━━━━━ INPUT DATA

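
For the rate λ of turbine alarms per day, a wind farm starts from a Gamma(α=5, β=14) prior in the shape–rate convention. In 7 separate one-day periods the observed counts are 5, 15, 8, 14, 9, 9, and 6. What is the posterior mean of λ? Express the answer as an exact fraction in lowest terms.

71/21

Total count: 5 + 15 + 8 + 14 + 9 + 9 + 6 = 66.
Total exposure: 7 days.
Conjugate update: add total count to the shape and total exposure to the rate, giving Gamma(71, 21).
Posterior mean = α'/β' = 71/21.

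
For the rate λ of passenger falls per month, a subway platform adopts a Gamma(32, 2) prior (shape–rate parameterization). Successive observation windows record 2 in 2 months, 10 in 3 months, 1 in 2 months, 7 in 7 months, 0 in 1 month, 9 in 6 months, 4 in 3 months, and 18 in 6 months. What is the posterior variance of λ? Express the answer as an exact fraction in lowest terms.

Total count: 2 + 10 + 1 + 7 + 0 + 9 + 4 + 18 = 51.
Total exposure: 2 + 3 + 2 + 7 + 1 + 6 + 3 + 6 = 30 months.
By Gamma–Poisson conjugacy, the posterior is Gamma(α + Σx, β + Σt) = Gamma(32 + 51, 2 + 30) = Gamma(83, 32).
Posterior variance = α'/β'² = 83/1024.

83/1024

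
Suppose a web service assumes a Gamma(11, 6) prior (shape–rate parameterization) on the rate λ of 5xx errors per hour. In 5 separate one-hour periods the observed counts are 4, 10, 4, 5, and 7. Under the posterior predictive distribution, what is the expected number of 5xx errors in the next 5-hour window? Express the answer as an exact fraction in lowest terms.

205/11

Total count: 4 + 10 + 4 + 5 + 7 = 30.
Total exposure: 5 hours.
Posterior: α' = 11 + 30 = 41, β' = 6 + 5 = 11.
Predictive mean over a 5-hour window = T·E[λ|data] = 5·41/11 = 205/11.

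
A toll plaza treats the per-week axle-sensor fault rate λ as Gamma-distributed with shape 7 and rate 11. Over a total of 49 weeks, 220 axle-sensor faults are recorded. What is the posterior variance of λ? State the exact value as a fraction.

Total count 220 over total exposure 49 weeks.
Posterior: α' = 7 + 220 = 227, β' = 11 + 49 = 60.
Posterior variance = α'/β'² = 227/3600.

227/3600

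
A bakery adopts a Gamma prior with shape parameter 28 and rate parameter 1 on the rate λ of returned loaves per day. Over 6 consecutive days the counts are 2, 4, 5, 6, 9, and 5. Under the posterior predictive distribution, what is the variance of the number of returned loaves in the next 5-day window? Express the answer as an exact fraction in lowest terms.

Total count: 2 + 4 + 5 + 6 + 9 + 5 = 31.
Total exposure: 6 days.
By Gamma–Poisson conjugacy, the posterior is Gamma(α + Σx, β + Σt) = Gamma(28 + 31, 1 + 6) = Gamma(59, 7).
The posterior predictive for a window of length T is Negative Binomial with variance T·α'·(β'+T)/β'² = 5·59·12/49 = 3540/49.

3540/49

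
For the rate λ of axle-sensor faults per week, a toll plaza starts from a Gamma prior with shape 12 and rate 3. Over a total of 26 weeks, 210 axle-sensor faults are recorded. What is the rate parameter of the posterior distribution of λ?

Total count 210 over total exposure 26 weeks.
Gamma(α, β) with Poisson data over total exposure Σt gives posterior Gamma(α+Σx, β+Σt) = Gamma(222, 29).

29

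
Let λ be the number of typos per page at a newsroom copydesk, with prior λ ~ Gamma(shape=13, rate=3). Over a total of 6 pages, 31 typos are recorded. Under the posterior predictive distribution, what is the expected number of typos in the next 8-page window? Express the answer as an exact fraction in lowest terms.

352/9

Total count 31 over total exposure 6 pages.
The Gamma prior is conjugate for the Poisson rate, so λ | data ~ Gamma(13+31, 3+6) = Gamma(44, 9).
Predictive mean over an 8-page window = T·E[λ|data] = 8·44/9 = 352/9.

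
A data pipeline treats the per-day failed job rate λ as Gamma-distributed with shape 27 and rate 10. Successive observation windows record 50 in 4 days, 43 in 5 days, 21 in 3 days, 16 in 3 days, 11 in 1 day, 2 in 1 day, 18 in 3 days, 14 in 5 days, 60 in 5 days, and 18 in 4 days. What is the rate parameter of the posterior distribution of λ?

Total count: 50 + 43 + 21 + 16 + 11 + 2 + 18 + 14 + 60 + 18 = 253.
Total exposure: 4 + 5 + 3 + 3 + 1 + 1 + 3 + 5 + 5 + 4 = 34 days.
By Gamma–Poisson conjugacy, the posterior is Gamma(α + Σx, β + Σt) = Gamma(27 + 253, 10 + 34) = Gamma(280, 44).

44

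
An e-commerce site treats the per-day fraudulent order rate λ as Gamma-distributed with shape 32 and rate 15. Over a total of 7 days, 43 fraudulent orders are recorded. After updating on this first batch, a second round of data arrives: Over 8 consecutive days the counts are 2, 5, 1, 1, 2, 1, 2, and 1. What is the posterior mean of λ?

Total count 43 over total exposure 7 days.
After the first batch: Gamma(32 + 43, 15 + 7) = Gamma(75, 22).
Total count: 2 + 5 + 1 + 1 + 2 + 1 + 2 + 1 = 15.
Total exposure: 8 days.
After the second batch: Gamma(75 + 15, 22 + 8) = Gamma(90, 30).
Posterior mean = α'/β' = 90/30 = 3.

3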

━━━━━━━━━━

HOW TO COMPLETE THIS TASK - Each entry in the listing is to be copied exactly.

SOLUTION TO THIS EXERCISE -
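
For the rate λ of turbine alarms per day, a wind farm starts from a Gamma(α=5, β=14) prior in the shape–rate convention. In 7 separate one-day periods the observed counts are 5, 15, 8, 14, 9, 9, and 6. What is the posterior mean of λ? Express the answer as an exact fraction in lowest terms.

71/21

Total count: 5 + 15 + 8 + 14 + 9 + 9 + 6 = 66.
Total exposure: 7 days.
Conjugate update: add total count to the shape and total exposure to the rate, giving Gamma(71, 21).
Posterior mean = α'/β' = 71/21.

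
For the rate λ of passenger falls per month, a subway platform adopts a Gamma(32, 2) prior (shape–rate parameterization). Successive observation windows record 2 in 2 months, 10 in 3 months, 1 in 2 months, 7 in 7 months, 0 in 1 month, 9 in 6 months, 4 in 3 months, and 18 in 6 months. What is the posterior variance of λ? Express the answer as an exact fraction in lowest terms.

Total count: 2 + 10 + 1 + 7 + 0 + 9 + 4 + 18 = 51.
Total exposure: 2 + 3 + 2 + 7 + 1 + 6 + 3 + 6 = 30 months.
By Gamma–Poisson conjugacy, the posterior is Gamma(α + Σx, β + Σt) = Gamma(32 + 51, 2 + 30) = Gamma(83, 32).
Posterior variance = α'/β'² = 83/1024.

83/1024

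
Suppose a web service assumes a Gamma(11, 6) prior (shape–rate parameterization) on the rate λ of 5xx errors per hour. In 5 separate one-hour periods the observed counts are 4, 10, 4, 5, and 7. Under the posterior predictive distribution, what is the expected number of 5xx errors in the next 5-hour window? Express the answer as an exact fraction in lowest terms.

205/11

Total count: 4 + 10 + 4 + 5 + 7 = 30.
Total exposure: 5 hours.
Posterior: α' = 11 + 30 = 41, β' = 6 + 5 = 11.
Predictive mean over a 5-hour window = T·E[λ|data] = 5·41/11 = 205/11.

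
A toll plaza treats the per-week axle-sensor fault rate λ as Gamma-distributed with shape 7 and rate 11. Over a total of 49 weeks, 220 axle-sensor faults are recorded. What is the posterior variance of λ? State the exact value as a fraction.

Total count 220 over total exposure 49 weeks.
Posterior: α' = 7 + 220 = 227, β' = 11 + 49 = 60.
Posterior variance = α'/β'² = 227/3600.

227/3600

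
A bakery adopts a Gamma prior with shape parameter 28 and rate parameter 1 on the rate λ of returned loaves per day. Over 6 consecutive days the counts are 2, 4, 5, 6, 9, and 5. Under the posterior predictive distribution, what is the variance of the number of returned loaves in the next 5-day window? Express the answer as an exact fraction in lowest terms.

Total count: 2 + 4 + 5 + 6 + 9 + 5 = 31.
Total exposure: 6 days.
By Gamma–Poisson conjugacy, the posterior is Gamma(α + Σx, β + Σt) = Gamma(28 + 31, 1 + 6) = Gamma(59, 7).
The posterior predictive for a window of length T is Negative Binomial with variance T·α'·(β'+T)/β'² = 5·59·12/49 = 3540/49.

3540/49

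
For the rate λ of axle-sensor faults per week, a toll plaza starts from a Gamma prior with shape 12 and rate 3. Over a total of 26 weeks, 210 axle-sensor faults are recorded. What is the rate parameter of the posterior distribution of λ?

Total count 210 over total exposure 26 weeks.
Gamma(α, β) with Poisson data over total exposure Σt gives posterior Gamma(α+Σx, β+Σt) = Gamma(222, 29).

29

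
Let λ be the number of typos per page at a newsroom copydesk, with prior λ ~ Gamma(shape=13, rate=3). Over a total of 6 pages, 31 typos are recorded. Under the posterior predictive distribution, what is the expected number of typos in the next 8-page window? Express the answer as an exact fraction in lowest terms.

352/9

Total count 31 over total exposure 6 pages.
The Gamma prior is conjugate for the Poisson rate, so λ | data ~ Gamma(13+31, 3+6) = Gamma(44, 9).
Predictive mean over an 8-page window = T·E[λ|data] = 8·44/9 = 352/9.

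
A data pipeline treats the per-day failed job rate λ as Gamma-distributed with shape 27 and rate 10. Successive observation windows record 50 in 4 days, 43 in 5 days, 21 in 3 days, 16 in 3 days, 11 in 1 day, 2 in 1 day, 18 in 3 days, 14 in 5 days, 60 in 5 days, and 18 in 4 days. What is the rate parameter of the posterior distribution of λ?

Total count: 50 + 43 + 21 + 16 + 11 + 2 + 18 + 14 + 60 + 18 = 253.
Total exposure: 4 + 5 + 3 + 3 + 1 + 1 + 3 + 5 + 5 + 4 = 34 days.
By Gamma–Poisson conjugacy, the posterior is Gamma(α + Σx, β + Σt) = Gamma(27 + 253, 10 + 34) = Gamma(280, 44).

44

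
An e-commerce site treats the per-day fraudulent order rate λ as Gamma-distributed with shape 32 and rate 15. Over a total of 7 days, 43 fraudulent orders are recorded. After updating on this first batch, a second round of data arrives: Over 8 consecutive days the counts are 2, 5, 1, 1, 2, 1, 2, and 1. What is the posterior mean of λ?

Total count 43 over total exposure 7 days.
After the first batch: Gamma(32 + 43, 15 + 7) = Gamma(75, 22).
Total count: 2 + 5 + 1 + 1 + 2 + 1 + 2 + 1 = 15.
Total exposure: 8 days.
After the second batch: Gamma(75 + 15, 22 + 8) = Gamma(90, 30).
Posterior mean = α'/β' = 90/30 = 3.

3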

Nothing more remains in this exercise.